● **ASSIGNMENT**
Word for word, retype the records below.

[Saved data entries]
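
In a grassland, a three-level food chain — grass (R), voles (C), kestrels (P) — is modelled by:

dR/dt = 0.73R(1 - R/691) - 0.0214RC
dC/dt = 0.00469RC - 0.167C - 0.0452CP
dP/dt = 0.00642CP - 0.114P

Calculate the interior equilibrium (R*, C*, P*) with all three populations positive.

From dP/dt = 0: 0.00642C* = 0.114, so C* = 17.8.
From dR/dt = 0: 0.73(1 - R*/691) = 0.0214·17.8, giving R* = 691·(1 - 0.521) = 331.
From dC/dt = 0: 0.00469·331 - 0.167 = 0.0452P*, so P* = 1.39/0.0452 = 30.7.

R* ≈ 331, C* ≈ 17.8, P* ≈ 30.7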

● **ANSWER BELOW**
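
In a grassland, a three-level food chain — grass (R), voles (C), kestrels (P) — is modelled by:

dR/dt = 0.73R(1 - R/691) - 0.0214RC
dC/dt = 0.00469RC - 0.167C - 0.0452CP
dP/dt = 0.00642CP - 0.114P

Calculate the interior equilibrium (R*, C*, P*) with all three populations positive.

From dP/dt = 0: 0.00642C* = 0.114, so C* = 17.8.
From dR/dt = 0: 0.73(1 - R*/691) = 0.0214·17.8, giving R* = 691·(1 - 0.521) = 331.
From dC/dt = 0: 0.00469·331 - 0.167 = 0.0452P*, so P* = 1.39/0.0452 = 30.7.

R* ≈ 331, C* ≈ 17.8, P* ≈ 30.7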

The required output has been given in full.